About this exercise: Copy out all of the data below with no alterations.

Records provided:
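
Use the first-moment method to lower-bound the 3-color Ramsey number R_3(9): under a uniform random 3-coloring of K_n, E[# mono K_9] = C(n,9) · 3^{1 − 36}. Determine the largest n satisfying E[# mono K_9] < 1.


We need C(n, 9) · 3^{1 − 36} < 1, i.e. C(n, 9) < 3^{36 − 1} = 50031545098999707.
Check values of n near the boundary:
  n = 295: C(295, 9) = 41221140106119260; 41221140106119260 < 50031545098999707? YES
  n = 296: C(296, 9) = 42513789098994080; 42513789098994080 < 50031545098999707? YES
  n = 297: C(297, 9) = 43842345008337645; 43842345008337645 < 50031545098999707? YES
  n = 298: C(298, 9) = 45207677551849890; 45207677551849890 < 50031545098999707? YES
  n = 299: C(299, 9) = 46610674441390059; 46610674441390059 < 50031545098999707? YES
  n = 300: C(300, 9) = 48052241692154700; 48052241692154700 < 50031545098999707? YES
  n = 301: C(301, 9) = 49533303936090975; 49533303936090975 < 50031545098999707? YES
  n = 302: C(302, 9) = 51054804739588650; 51054804739588650 < 50031545098999707? NO
The largest n with C(n, 9) < 50031545098999707 is n = 301 (where E[X] = 16511101312030325/16677181699666569 ≈ 0.99004). Hence R_3(9) > 301, i.e. R_3(9) ≥ 302.

Largest n = 301; hence R_3(9) > 301.


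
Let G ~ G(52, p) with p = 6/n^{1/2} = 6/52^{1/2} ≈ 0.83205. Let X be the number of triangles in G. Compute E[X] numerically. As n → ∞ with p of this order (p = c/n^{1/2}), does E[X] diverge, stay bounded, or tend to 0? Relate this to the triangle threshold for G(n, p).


Number of potential triangles: C(52, 3) = 22100.
Each occurs with probability p³ ≈ (0.83205)³ ≈ 5.76034819e-01.
By linearity: E[X] = C(52, 3)·p³ ≈ 22100 · 5.76034819e-01 ≈ 12730.369503.
Since α = 1/2 < 1, p = c/n^{1/2} ≫ 1/n is above the triangle threshold p ~ 1/n. Asymptotically E[X] ~ (c³/6)·n^{3(1−α)} = (6³/6)·n^{1.5} → ∞; triangles are abundant w.h.p.

E[X] ≈ 12730.369503; in regime p = Θ(1/n^{1/2}) E[X] diverges (above the triangle threshold p ~ 1/n).


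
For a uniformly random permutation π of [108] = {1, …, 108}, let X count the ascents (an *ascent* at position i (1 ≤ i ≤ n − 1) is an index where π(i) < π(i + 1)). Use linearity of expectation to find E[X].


Write X = Σ X_I over i = 1, …, 107, with X_I the indicator of one ascent.
There are 107 indicators.
For each fixed i, the pair (π(i), π(i+1)) is a uniformly random ordered pair of distinct values from {1, …, 108}; by symmetry P[π(i) < π(i+1)] = 1/2.
By linearity: E[X] = 107 · (1/2) = (108 − 1) · (1/2) = 107/2 ≈ 53.50000.

E[X] = 107/2 = 53.50000.


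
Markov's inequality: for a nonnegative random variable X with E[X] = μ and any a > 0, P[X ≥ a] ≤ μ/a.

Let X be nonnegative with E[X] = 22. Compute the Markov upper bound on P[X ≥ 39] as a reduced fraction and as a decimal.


μ = E[X] = 22, a = 39.
Markov: P[X ≥ 39] ≤ μ/a = (22)/39 = 22/39.
Numerically: ≈ 0.564.
(Since a = 39 > μ = 22.000, the bound 22/39 is < 1 and informative.)

P[X ≥ 39] ≤ 22/39 ≈ 0.564.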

Reply to the task:
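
Use the first-moment method to lower-bound the 3-color Ramsey number R_3(9): under a uniform random 3-coloring of K_n, E[# mono K_9] = C(n,9) · 3^{1 − 36}. Determine the largest n satisfying E[# mono K_9] < 1.


We need C(n, 9) · 3^{1 − 36} < 1, i.e. C(n, 9) < 3^{36 − 1} = 50031545098999707.
Check values of n near the boundary:
  n = 295: C(295, 9) = 41221140106119260; 41221140106119260 < 50031545098999707? YES
  n = 296: C(296, 9) = 42513789098994080; 42513789098994080 < 50031545098999707? YES
  n = 297: C(297, 9) = 43842345008337645; 43842345008337645 < 50031545098999707? YES
  n = 298: C(298, 9) = 45207677551849890; 45207677551849890 < 50031545098999707? YES
  n = 299: C(299, 9) = 46610674441390059; 46610674441390059 < 50031545098999707? YES
  n = 300: C(300, 9) = 48052241692154700; 48052241692154700 < 50031545098999707? YES
  n = 301: C(301, 9) = 49533303936090975; 49533303936090975 < 50031545098999707? YES
  n = 302: C(302, 9) = 51054804739588650; 51054804739588650 < 50031545098999707? NO
The largest n with C(n, 9) < 50031545098999707 is n = 301 (where E[X] = 16511101312030325/16677181699666569 ≈ 0.99004). Hence R_3(9) > 301, i.e. R_3(9) ≥ 302.

Largest n = 301; hence R_3(9) > 301.


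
Let G ~ G(52, p) with p = 6/n^{1/2} = 6/52^{1/2} ≈ 0.83205. Let X be the number of triangles in G. Compute E[X] numerically. As n → ∞ with p of this order (p = c/n^{1/2}), does E[X] diverge, stay bounded, or tend to 0? Relate this to the triangle threshold for G(n, p).


Number of potential triangles: C(52, 3) = 22100.
Each occurs with probability p³ ≈ (0.83205)³ ≈ 5.76034819e-01.
By linearity: E[X] = C(52, 3)·p³ ≈ 22100 · 5.76034819e-01 ≈ 12730.369503.
Since α = 1/2 < 1, p = c/n^{1/2} ≫ 1/n is above the triangle threshold p ~ 1/n. Asymptotically E[X] ~ (c³/6)·n^{3(1−α)} = (6³/6)·n^{1.5} → ∞; triangles are abundant w.h.p.

E[X] ≈ 12730.369503; in regime p = Θ(1/n^{1/2}) E[X] diverges (above the triangle threshold p ~ 1/n).


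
For a uniformly random permutation π of [108] = {1, …, 108}, let X count the ascents (an *ascent* at position i (1 ≤ i ≤ n − 1) is an index where π(i) < π(i + 1)). Use linearity of expectation to find E[X].


Write X = Σ X_I over i = 1, …, 107, with X_I the indicator of one ascent.
There are 107 indicators.
For each fixed i, the pair (π(i), π(i+1)) is a uniformly random ordered pair of distinct values from {1, …, 108}; by symmetry P[π(i) < π(i+1)] = 1/2.
By linearity: E[X] = 107 · (1/2) = (108 − 1) · (1/2) = 107/2 ≈ 53.50000.

E[X] = 107/2 = 53.50000.


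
Markov's inequality: for a nonnegative random variable X with E[X] = μ and any a > 0, P[X ≥ a] ≤ μ/a.

Let X be nonnegative with E[X] = 22. Compute the Markov upper bound on P[X ≥ 39] as a reduced fraction and as a decimal.


μ = E[X] = 22, a = 39.
Markov: P[X ≥ 39] ≤ μ/a = (22)/39 = 22/39.
Numerically: ≈ 0.564.
(Since a = 39 > μ = 22.000, the bound 22/39 is < 1 and informative.)

P[X ≥ 39] ≤ 22/39 ≈ 0.564.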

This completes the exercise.